_REQUIRED WORK_:
Send every record back word for word.

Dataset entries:
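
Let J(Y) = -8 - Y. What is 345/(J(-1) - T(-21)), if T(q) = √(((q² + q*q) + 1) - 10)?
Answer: 2415/824 - 1035*√97/824 ≈ -9.4400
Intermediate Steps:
T(q) = √(-9 + 2*q²) (T(q) = √(((q² + q²) + 1) - 10) = √((2*q² + 1) - 10) = √((1 + 2*q²) - 10) = √(-9 + 2*q²))
345/(J(-1) - T(-21)) = 345/((-8 - 1*(-1)) - √(-9 + 2*(-21)²)) = 345/((-8 + 1) - √(-9 + 2*441)) = 345/(-7 - √(-9 + 882)) = 345/(-7 - √873) = 345/(-7 - 3*√97)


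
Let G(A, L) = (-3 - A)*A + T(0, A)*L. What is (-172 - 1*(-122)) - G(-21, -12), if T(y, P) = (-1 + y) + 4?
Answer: 364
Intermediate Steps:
T(y, P) = 3 + y
G(A, L) = 3*L + A*(-3 - A) (G(A, L) = (-3 - A)*A + (3 + 0)*L = A*(-3 - A) + 3*L = 3*L + A*(-3 - A))
(-172 - 1*(-122)) - G(-21, -12) = (-172 - 1*(-122)) - (-1*(-21)² - 3*(-21) + 3*(-12)) = (-172 + 122) - (-1*441 + 63 - 36) = -50 - (-441 + 63 - 36) = -50 - 1*(-414) = -50 + 414 = 364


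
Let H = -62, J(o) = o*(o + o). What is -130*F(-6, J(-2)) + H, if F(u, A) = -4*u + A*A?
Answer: -11502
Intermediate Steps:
J(o) = 2*o**2 (J(o) = o*(2*o) = 2*o**2)
F(u, A) = A**2 - 4*u (F(u, A) = -4*u + A**2 = A**2 - 4*u)
-130*F(-6, J(-2)) + H = -130*((2*(-2)**2)**2 - 4*(-6)) - 62 = -130*((2*4)**2 + 24) - 62 = -130*(8**2 + 24) - 62 = -130*(64 + 24) - 62 = -130*88 - 62 = -11440 - 62 = -11502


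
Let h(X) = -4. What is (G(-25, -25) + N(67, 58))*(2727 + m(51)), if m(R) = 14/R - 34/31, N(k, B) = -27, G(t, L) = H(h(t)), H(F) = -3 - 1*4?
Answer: -8620174/93 ≈ -92690.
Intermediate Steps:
H(F) = -7 (H(F) = -3 - 4 = -7)
G(t, L) = -7
m(R) = -34/31 + 14/R (m(R) = 14/R - 34*1/31 = 14/R - 34/31 = -34/31 + 14/R)
(G(-25, -25) + N(67, 58))*(2727 + m(51)) = (-7 - 27)*(2727 + (-34/31 + 14/51)) = -34*(2727 + (-34/31 + 14*(1/51))) = -34*(2727 + (-34/31 + 14/51)) = -34*(2727 - 1300/1581) = -34*4310087/1581 = -8620174/93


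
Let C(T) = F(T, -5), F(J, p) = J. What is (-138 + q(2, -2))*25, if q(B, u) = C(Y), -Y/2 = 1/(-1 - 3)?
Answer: -6875/2 ≈ -3437.5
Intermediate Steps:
Y = 1/2 (Y = -2/(-1 - 3) = -2/(-4) = -2*(-1/4) = 1/2 ≈ 0.50000)
C(T) = T
q(B, u) = 1/2
(-138 + q(2, -2))*25 = (-138 + 1/2)*25 = -275/2*25 = -6875/2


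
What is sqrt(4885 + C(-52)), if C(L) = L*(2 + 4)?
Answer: sqrt(4573) ≈ 67.624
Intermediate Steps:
C(L) = 6*L (C(L) = L*6 = 6*L)
sqrt(4885 + C(-52)) = sqrt(4885 + 6*(-52)) = sqrt(4885 - 312) = sqrt(4573)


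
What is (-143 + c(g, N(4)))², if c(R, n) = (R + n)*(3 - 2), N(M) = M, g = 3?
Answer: 18496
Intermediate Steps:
c(R, n) = R + n (c(R, n) = (R + n)*1 = R + n)
(-143 + c(g, N(4)))² = (-143 + (3 + 4))² = (-143 + 7)² = (-136)² = 18496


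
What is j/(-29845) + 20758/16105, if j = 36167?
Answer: 1482119/19226149 ≈ 0.077089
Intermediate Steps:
j/(-29845) + 20758/16105 = 36167/(-29845) + 20758/16105 = 36167*(-1/29845) + 20758*(1/16105) = -36167/29845 + 20758/16105 = 1482119/19226149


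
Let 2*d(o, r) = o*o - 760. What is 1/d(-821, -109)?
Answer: 2/673281 ≈ 2.9705e-6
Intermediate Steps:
d(o, r) = -380 + o²/2 (d(o, r) = (o*o - 760)/2 = (o² - 760)/2 = (-760 + o²)/2 = -380 + o²/2)
1/d(-821, -109) = 1/(-380 + (½)*(-821)²) = 1/(-380 + (½)*674041) = 1/(-380 + 674041/2) = 1/(673281/2) = 2/673281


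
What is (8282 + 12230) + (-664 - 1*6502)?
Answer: 13346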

_ANSWER SECTION_:
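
Let J(Y) = -8 - Y. What is 345/(J(-1) - T(-21)), if T(q) = √(((q² + q*q) + 1) - 10)?
Answer: 2415/824 - 1035*√97/824 ≈ -9.4400
Intermediate Steps:
T(q) = √(-9 + 2*q²) (T(q) = √(((q² + q²) + 1) - 10) = √((2*q² + 1) - 10) = √((1 + 2*q²) - 10) = √(-9 + 2*q²))
345/(J(-1) - T(-21)) = 345/((-8 - 1*(-1)) - √(-9 + 2*(-21)²)) = 345/((-8 + 1) - √(-9 + 2*441)) = 345/(-7 - √(-9 + 882)) = 345/(-7 - √873) = 345/(-7 - 3*√97)


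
Let G(A, L) = (-3 - A)*A + T(0, A)*L. What is (-172 - 1*(-122)) - G(-21, -12), if T(y, P) = (-1 + y) + 4?
Answer: 364
Intermediate Steps:
T(y, P) = 3 + y
G(A, L) = 3*L + A*(-3 - A) (G(A, L) = (-3 - A)*A + (3 + 0)*L = A*(-3 - A) + 3*L = 3*L + A*(-3 - A))
(-172 - 1*(-122)) - G(-21, -12) = (-172 - 1*(-122)) - (-1*(-21)² - 3*(-21) + 3*(-12)) = (-172 + 122) - (-1*441 + 63 - 36) = -50 - (-441 + 63 - 36) = -50 - 1*(-414) = -50 + 414 = 364


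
Let H = -62, J(o) = o*(o + o). What is -130*F(-6, J(-2)) + H, if F(u, A) = -4*u + A*A?
Answer: -11502
Intermediate Steps:
J(o) = 2*o**2 (J(o) = o*(2*o) = 2*o**2)
F(u, A) = A**2 - 4*u (F(u, A) = -4*u + A**2 = A**2 - 4*u)
-130*F(-6, J(-2)) + H = -130*((2*(-2)**2)**2 - 4*(-6)) - 62 = -130*((2*4)**2 + 24) - 62 = -130*(8**2 + 24) - 62 = -130*(64 + 24) - 62 = -130*88 - 62 = -11440 - 62 = -11502


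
Let h(X) = -4. What is (G(-25, -25) + N(67, 58))*(2727 + m(51)), if m(R) = 14/R - 34/31, N(k, B) = -27, G(t, L) = H(h(t)), H(F) = -3 - 1*4?
Answer: -8620174/93 ≈ -92690.
Intermediate Steps:
H(F) = -7 (H(F) = -3 - 4 = -7)
G(t, L) = -7
m(R) = -34/31 + 14/R (m(R) = 14/R - 34*1/31 = 14/R - 34/31 = -34/31 + 14/R)
(G(-25, -25) + N(67, 58))*(2727 + m(51)) = (-7 - 27)*(2727 + (-34/31 + 14/51)) = -34*(2727 + (-34/31 + 14*(1/51))) = -34*(2727 + (-34/31 + 14/51)) = -34*(2727 - 1300/1581) = -34*4310087/1581 = -8620174/93


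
Let C(T) = F(T, -5), F(J, p) = J. What is (-138 + q(2, -2))*25, if q(B, u) = C(Y), -Y/2 = 1/(-1 - 3)?
Answer: -6875/2 ≈ -3437.5
Intermediate Steps:
Y = 1/2 (Y = -2/(-1 - 3) = -2/(-4) = -2*(-1/4) = 1/2 ≈ 0.50000)
C(T) = T
q(B, u) = 1/2
(-138 + q(2, -2))*25 = (-138 + 1/2)*25 = -275/2*25 = -6875/2


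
What is sqrt(4885 + C(-52)), if C(L) = L*(2 + 4)?
Answer: sqrt(4573) ≈ 67.624
Intermediate Steps:
C(L) = 6*L (C(L) = L*6 = 6*L)
sqrt(4885 + C(-52)) = sqrt(4885 + 6*(-52)) = sqrt(4885 - 312) = sqrt(4573)


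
What is (-143 + c(g, N(4)))², if c(R, n) = (R + n)*(3 - 2), N(M) = M, g = 3?
Answer: 18496
Intermediate Steps:
c(R, n) = R + n (c(R, n) = (R + n)*1 = R + n)
(-143 + c(g, N(4)))² = (-143 + (3 + 4))² = (-143 + 7)² = (-136)² = 18496


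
What is j/(-29845) + 20758/16105, if j = 36167?
Answer: 1482119/19226149 ≈ 0.077089
Intermediate Steps:
j/(-29845) + 20758/16105 = 36167/(-29845) + 20758/16105 = 36167*(-1/29845) + 20758*(1/16105) = -36167/29845 + 20758/16105 = 1482119/19226149


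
Let 2*d(o, r) = o*o - 760. What is 1/d(-821, -109)?
Answer: 2/673281 ≈ 2.9705e-6
Intermediate Steps:
d(o, r) = -380 + o²/2 (d(o, r) = (o*o - 760)/2 = (o² - 760)/2 = (-760 + o²)/2 = -380 + o²/2)
1/d(-821, -109) = 1/(-380 + (½)*(-821)²) = 1/(-380 + (½)*674041) = 1/(-380 + 674041/2) = 1/(673281/2) = 2/673281


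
What is (8282 + 12230) + (-664 - 1*6502)?
Answer: 13346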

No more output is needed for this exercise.